> Your assignment
The answer must restate the records below word for word.

> Given data

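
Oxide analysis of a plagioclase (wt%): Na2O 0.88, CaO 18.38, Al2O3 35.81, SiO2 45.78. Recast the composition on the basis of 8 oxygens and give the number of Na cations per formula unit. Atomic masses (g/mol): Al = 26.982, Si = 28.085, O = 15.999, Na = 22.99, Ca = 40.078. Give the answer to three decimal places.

0.078 Na apfu

Na2O: 0.88/61.979 = 0.01420 mol → 0.02840 mol Na, 0.01420 mol O.
CaO: 18.38/56.077 = 0.32776 mol → 0.32776 mol Ca, 0.32776 mol O.
Al2O3: 35.81/101.961 = 0.35121 mol → 0.70242 mol Al, 1.05363 mol O.
SiO2: 45.78/60.083 = 0.76195 mol → 0.76195 mol Si, 1.52390 mol O.
Total oxygen = 2.91949 mol. Normalization factor = 8/2.91949 = 2.74020.
Na per 8 O = 0.02840 × 2.74020 = 0.078.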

> Solution
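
Oxide analysis of a plagioclase (wt%): Na2O 0.88, CaO 18.38, Al2O3 35.81, SiO2 45.78. Recast the composition on the basis of 8 oxygens and give the number of Na cations per formula unit. Atomic masses (g/mol): Al = 26.982, Si = 28.085, O = 15.999, Na = 22.99, Ca = 40.078. Give the answer to three decimal places.

0.078 Na apfu

Na2O: 0.88/61.979 = 0.01420 mol → 0.02840 mol Na, 0.01420 mol O.
CaO: 18.38/56.077 = 0.32776 mol → 0.32776 mol Ca, 0.32776 mol O.
Al2O3: 35.81/101.961 = 0.35121 mol → 0.70242 mol Al, 1.05363 mol O.
SiO2: 45.78/60.083 = 0.76195 mol → 0.76195 mol Si, 1.52390 mol O.
Total oxygen = 2.91949 mol. Normalization factor = 8/2.91949 = 2.74020.
Na per 8 O = 0.02840 × 2.74020 = 0.078.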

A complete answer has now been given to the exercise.